**TRY IT**
Only the lines holding the string "Answer" are needed; copy each of them from the data.

(Stored data)
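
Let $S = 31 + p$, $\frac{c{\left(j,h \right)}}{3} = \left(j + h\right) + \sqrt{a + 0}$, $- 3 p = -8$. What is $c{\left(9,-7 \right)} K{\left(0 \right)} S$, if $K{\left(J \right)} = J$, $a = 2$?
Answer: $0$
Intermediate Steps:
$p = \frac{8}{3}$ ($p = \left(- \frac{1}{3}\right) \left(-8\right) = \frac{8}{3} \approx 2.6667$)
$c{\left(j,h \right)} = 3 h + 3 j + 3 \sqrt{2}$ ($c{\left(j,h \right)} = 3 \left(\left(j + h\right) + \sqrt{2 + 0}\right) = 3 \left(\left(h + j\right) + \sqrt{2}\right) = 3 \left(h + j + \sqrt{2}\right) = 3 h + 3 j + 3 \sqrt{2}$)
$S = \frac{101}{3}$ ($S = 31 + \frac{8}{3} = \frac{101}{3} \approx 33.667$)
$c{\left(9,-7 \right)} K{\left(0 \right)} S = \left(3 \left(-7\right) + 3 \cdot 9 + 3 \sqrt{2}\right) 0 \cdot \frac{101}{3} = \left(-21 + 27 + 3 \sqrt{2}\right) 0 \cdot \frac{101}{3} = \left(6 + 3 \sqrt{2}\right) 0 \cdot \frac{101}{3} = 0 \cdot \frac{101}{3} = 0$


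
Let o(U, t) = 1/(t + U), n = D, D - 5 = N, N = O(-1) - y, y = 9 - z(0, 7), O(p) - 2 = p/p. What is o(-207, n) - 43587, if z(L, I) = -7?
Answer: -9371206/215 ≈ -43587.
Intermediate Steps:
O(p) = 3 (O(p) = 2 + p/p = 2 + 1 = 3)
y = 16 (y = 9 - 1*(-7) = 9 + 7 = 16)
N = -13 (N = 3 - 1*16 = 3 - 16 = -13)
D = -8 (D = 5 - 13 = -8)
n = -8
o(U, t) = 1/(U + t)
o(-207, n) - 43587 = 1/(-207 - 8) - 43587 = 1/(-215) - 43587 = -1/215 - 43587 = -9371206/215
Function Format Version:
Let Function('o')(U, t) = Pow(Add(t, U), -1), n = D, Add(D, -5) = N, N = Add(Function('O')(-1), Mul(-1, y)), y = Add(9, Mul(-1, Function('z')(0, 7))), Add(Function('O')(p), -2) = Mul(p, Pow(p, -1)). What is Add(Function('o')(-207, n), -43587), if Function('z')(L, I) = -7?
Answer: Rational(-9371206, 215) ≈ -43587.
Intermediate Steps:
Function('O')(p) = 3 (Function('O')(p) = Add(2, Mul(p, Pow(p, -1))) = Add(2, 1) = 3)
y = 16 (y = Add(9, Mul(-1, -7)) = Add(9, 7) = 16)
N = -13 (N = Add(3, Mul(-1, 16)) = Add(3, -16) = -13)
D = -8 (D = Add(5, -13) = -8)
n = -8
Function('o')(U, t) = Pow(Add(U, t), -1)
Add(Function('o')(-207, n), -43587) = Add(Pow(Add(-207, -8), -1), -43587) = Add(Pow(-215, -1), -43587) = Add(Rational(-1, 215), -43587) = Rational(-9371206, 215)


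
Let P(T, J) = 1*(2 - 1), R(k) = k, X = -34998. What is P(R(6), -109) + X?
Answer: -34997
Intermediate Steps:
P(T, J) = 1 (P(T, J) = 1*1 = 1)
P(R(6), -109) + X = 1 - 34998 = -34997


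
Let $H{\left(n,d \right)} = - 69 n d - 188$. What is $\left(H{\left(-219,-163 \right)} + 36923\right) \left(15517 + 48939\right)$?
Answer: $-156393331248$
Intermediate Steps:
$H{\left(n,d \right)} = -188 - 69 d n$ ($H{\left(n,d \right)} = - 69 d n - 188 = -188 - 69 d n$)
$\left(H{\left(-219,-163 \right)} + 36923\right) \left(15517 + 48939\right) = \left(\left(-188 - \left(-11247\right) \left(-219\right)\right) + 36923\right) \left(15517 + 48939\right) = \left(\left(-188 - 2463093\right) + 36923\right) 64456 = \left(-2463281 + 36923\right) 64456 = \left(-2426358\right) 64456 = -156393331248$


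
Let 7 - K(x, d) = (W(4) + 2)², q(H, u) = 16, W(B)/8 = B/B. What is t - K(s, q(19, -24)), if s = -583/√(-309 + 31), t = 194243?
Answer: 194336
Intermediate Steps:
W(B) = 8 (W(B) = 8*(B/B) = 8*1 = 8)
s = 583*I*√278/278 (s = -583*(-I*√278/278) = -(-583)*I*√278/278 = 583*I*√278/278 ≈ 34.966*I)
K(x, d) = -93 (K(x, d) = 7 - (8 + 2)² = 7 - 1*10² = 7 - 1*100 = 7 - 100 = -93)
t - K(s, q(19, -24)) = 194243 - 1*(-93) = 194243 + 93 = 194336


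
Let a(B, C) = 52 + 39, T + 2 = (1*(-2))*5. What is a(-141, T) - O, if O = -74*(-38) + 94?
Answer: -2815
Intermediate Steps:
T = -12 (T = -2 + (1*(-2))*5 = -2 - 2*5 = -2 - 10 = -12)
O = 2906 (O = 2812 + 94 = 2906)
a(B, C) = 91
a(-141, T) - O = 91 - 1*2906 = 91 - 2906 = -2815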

**RESULT**
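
Answer: $0$
Answer: -9371206/215 ≈ -43587.
Answer: Rational(-9371206, 215) ≈ -43587.
Answer: -34997
Answer: $-156393331248$
Answer: 194336
Answer: -2815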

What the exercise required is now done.